◆ **TASK DIRECTIONS**
Locate the line that contains "Which of these is largest: 1.36". Copy it and every following line through the end of the records, exactly, and include nothing else.
══════════
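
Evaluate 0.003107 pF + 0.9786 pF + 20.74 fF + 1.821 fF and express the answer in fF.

1004.268 fF

In fF:
  0.003107 pF = 0.003107 × 10³ fF = 3.107
  0.9786 pF = 0.9786 × 10³ fF = 978.6
  20.74 fF → 20.74
  1.821 fF → 1.821
Sum: 3.107 + 978.6 + 20.74 + 1.821 = 1004.268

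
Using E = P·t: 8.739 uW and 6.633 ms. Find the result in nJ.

8.739e-6 × 6.633e-3 = 57.965787e-9 J

57.965787 nJ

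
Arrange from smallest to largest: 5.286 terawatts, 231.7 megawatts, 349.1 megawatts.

231.7 megawatts < 349.1 megawatts < 5.286 terawatts

5.286 terawatts = 5286000000000 watts
231.7 megawatts = 231700000 watts
349.1 megawatts = 349100000 watts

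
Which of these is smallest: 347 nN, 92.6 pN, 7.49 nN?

92.6 pN

347 nN = 0.000000347 N
92.6 pN = 0.0000000000926 N
7.49 nN = 0.00000000749 N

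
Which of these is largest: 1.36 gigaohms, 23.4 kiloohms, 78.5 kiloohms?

1.36 gigaohms = 1360000000 ohms
23.4 kiloohms = 23400 ohms
78.5 kiloohms = 78500 ohms

1.36 gigaohms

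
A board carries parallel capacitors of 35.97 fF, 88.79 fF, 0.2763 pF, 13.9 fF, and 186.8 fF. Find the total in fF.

601.76 fF

In fF:
  35.97 fF → 35.97
  88.79 fF → 88.79
  0.2763 pF = 0.2763 × 10³ fF = 276.3
  13.9 fF → 13.9
  186.8 fF → 186.8
Sum: 35.97 + 88.79 + 276.3 + 13.9 + 186.8 = 601.76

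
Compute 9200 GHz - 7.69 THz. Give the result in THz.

1.51 THz

In THz:
  9200 GHz = 9200e-3 THz = 9.2
  7.69 THz → 7.69
Difference: 9.2 - 7.69 = 1.51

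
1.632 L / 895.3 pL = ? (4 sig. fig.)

(1.632) / (895.3 × 10⁻¹²) = 0.0018229 × 10¹²

1823000000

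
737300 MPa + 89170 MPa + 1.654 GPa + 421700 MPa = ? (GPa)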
══════════
◆ **EXPECTED ANSWER**
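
Which of these is largest: 1.36 gigaohms, 23.4 kiloohms, 78.5 kiloohms?

1.36 gigaohms = 1360000000 ohms
23.4 kiloohms = 23400 ohms
78.5 kiloohms = 78500 ohms

1.36 gigaohms

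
A board carries parallel capacitors of 35.97 fF, 88.79 fF, 0.2763 pF, 13.9 fF, and 186.8 fF. Find the total in fF.

601.76 fF

In fF:
  35.97 fF → 35.97
  88.79 fF → 88.79
  0.2763 pF = 0.2763 × 10³ fF = 276.3
  13.9 fF → 13.9
  186.8 fF → 186.8
Sum: 35.97 + 88.79 + 276.3 + 13.9 + 186.8 = 601.76

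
Compute 9200 GHz - 7.69 THz. Give the result in THz.

1.51 THz

In THz:
  9200 GHz = 9200e-3 THz = 9.2
  7.69 THz → 7.69
Difference: 9.2 - 7.69 = 1.51

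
1.632 L / 895.3 pL = ? (4 sig. fig.)

(1.632) / (895.3 × 10⁻¹²) = 0.0018229 × 10¹²

1823000000

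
737300 MPa + 89170 MPa + 1.654 GPa + 421700 MPa = ? (GPa)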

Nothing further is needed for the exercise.